• [INSTRUCTIONS FOR THE TASK]
Your answer must be the full set of records, repeated exactly.

• [DATA SHOWN]
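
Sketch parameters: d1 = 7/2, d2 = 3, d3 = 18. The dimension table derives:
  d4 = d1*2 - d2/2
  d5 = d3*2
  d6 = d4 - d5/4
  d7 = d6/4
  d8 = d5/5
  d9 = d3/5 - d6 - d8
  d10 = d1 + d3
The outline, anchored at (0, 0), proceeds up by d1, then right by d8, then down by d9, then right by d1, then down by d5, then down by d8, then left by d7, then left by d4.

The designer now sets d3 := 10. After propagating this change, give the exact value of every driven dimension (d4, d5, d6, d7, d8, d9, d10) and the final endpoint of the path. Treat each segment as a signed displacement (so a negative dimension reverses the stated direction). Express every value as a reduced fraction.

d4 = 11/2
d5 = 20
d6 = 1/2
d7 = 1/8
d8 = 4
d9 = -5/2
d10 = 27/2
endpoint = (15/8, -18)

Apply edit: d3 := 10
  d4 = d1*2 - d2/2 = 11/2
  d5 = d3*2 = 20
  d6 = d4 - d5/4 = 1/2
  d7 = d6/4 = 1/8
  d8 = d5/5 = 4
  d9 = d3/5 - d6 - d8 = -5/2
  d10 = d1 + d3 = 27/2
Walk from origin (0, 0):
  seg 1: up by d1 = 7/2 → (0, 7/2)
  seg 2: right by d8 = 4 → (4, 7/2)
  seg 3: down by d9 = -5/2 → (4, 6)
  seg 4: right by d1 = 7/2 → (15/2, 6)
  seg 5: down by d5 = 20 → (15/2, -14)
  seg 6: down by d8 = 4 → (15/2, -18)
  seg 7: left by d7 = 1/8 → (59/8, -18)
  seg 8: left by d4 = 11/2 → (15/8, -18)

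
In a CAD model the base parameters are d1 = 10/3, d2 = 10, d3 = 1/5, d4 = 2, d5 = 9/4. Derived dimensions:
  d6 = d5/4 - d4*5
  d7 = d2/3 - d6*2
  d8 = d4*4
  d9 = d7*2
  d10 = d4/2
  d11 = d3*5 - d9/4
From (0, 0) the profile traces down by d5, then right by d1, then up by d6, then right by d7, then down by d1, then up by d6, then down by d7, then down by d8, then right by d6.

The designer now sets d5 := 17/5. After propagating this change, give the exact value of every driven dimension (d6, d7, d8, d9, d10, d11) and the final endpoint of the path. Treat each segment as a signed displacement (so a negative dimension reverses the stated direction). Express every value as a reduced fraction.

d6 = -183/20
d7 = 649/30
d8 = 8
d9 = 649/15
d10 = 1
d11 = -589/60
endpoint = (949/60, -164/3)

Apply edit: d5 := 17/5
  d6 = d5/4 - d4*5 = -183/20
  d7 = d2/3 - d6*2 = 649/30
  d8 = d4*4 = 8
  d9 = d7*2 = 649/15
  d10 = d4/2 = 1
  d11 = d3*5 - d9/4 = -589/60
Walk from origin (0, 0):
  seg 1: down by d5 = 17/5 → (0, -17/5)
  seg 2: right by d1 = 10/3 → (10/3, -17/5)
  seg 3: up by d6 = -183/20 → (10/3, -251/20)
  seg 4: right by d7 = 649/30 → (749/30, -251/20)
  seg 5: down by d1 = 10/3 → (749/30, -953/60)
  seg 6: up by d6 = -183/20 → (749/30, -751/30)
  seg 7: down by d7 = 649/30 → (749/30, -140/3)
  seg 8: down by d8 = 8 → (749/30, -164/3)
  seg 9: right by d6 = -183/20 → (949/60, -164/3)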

• [ANSWER FOR THIS EXERCISE]
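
Sketch parameters: d1 = 7/2, d2 = 3, d3 = 18. The dimension table derives:
  d4 = d1*2 - d2/2
  d5 = d3*2
  d6 = d4 - d5/4
  d7 = d6/4
  d8 = d5/5
  d9 = d3/5 - d6 - d8
  d10 = d1 + d3
The outline, anchored at (0, 0), proceeds up by d1, then right by d8, then down by d9, then right by d1, then down by d5, then down by d8, then left by d7, then left by d4.

The designer now sets d3 := 10. After propagating this change, give the exact value of every driven dimension (d4, d5, d6, d7, d8, d9, d10) and the final endpoint of the path. Treat each segment as a signed displacement (so a negative dimension reverses the stated direction). Express every value as a reduced fraction.

d4 = 11/2
d5 = 20
d6 = 1/2
d7 = 1/8
d8 = 4
d9 = -5/2
d10 = 27/2
endpoint = (15/8, -18)

Apply edit: d3 := 10
  d4 = d1*2 - d2/2 = 11/2
  d5 = d3*2 = 20
  d6 = d4 - d5/4 = 1/2
  d7 = d6/4 = 1/8
  d8 = d5/5 = 4
  d9 = d3/5 - d6 - d8 = -5/2
  d10 = d1 + d3 = 27/2
Walk from origin (0, 0):
  seg 1: up by d1 = 7/2 → (0, 7/2)
  seg 2: right by d8 = 4 → (4, 7/2)
  seg 3: down by d9 = -5/2 → (4, 6)
  seg 4: right by d1 = 7/2 → (15/2, 6)
  seg 5: down by d5 = 20 → (15/2, -14)
  seg 6: down by d8 = 4 → (15/2, -18)
  seg 7: left by d7 = 1/8 → (59/8, -18)
  seg 8: left by d4 = 11/2 → (15/8, -18)

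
In a CAD model the base parameters are d1 = 10/3, d2 = 10, d3 = 1/5, d4 = 2, d5 = 9/4. Derived dimensions:
  d6 = d5/4 - d4*5
  d7 = d2/3 - d6*2
  d8 = d4*4
  d9 = d7*2
  d10 = d4/2
  d11 = d3*5 - d9/4
From (0, 0) the profile traces down by d5, then right by d1, then up by d6, then right by d7, then down by d1, then up by d6, then down by d7, then down by d8, then right by d6.

The designer now sets d5 := 17/5. After propagating this change, give the exact value of every driven dimension (d6, d7, d8, d9, d10, d11) and the final endpoint of the path. Treat each segment as a signed displacement (so a negative dimension reverses the stated direction). Express every value as a reduced fraction.

d6 = -183/20
d7 = 649/30
d8 = 8
d9 = 649/15
d10 = 1
d11 = -589/60
endpoint = (949/60, -164/3)

Apply edit: d5 := 17/5
  d6 = d5/4 - d4*5 = -183/20
  d7 = d2/3 - d6*2 = 649/30
  d8 = d4*4 = 8
  d9 = d7*2 = 649/15
  d10 = d4/2 = 1
  d11 = d3*5 - d9/4 = -589/60
Walk from origin (0, 0):
  seg 1: down by d5 = 17/5 → (0, -17/5)
  seg 2: right by d1 = 10/3 → (10/3, -17/5)
  seg 3: up by d6 = -183/20 → (10/3, -251/20)
  seg 4: right by d7 = 649/30 → (749/30, -251/20)
  seg 5: down by d1 = 10/3 → (749/30, -953/60)
  seg 6: up by d6 = -183/20 → (749/30, -751/30)
  seg 7: down by d7 = 649/30 → (749/30, -140/3)
  seg 8: down by d8 = 8 → (749/30, -164/3)
  seg 9: right by d6 = -183/20 → (949/60, -164/3)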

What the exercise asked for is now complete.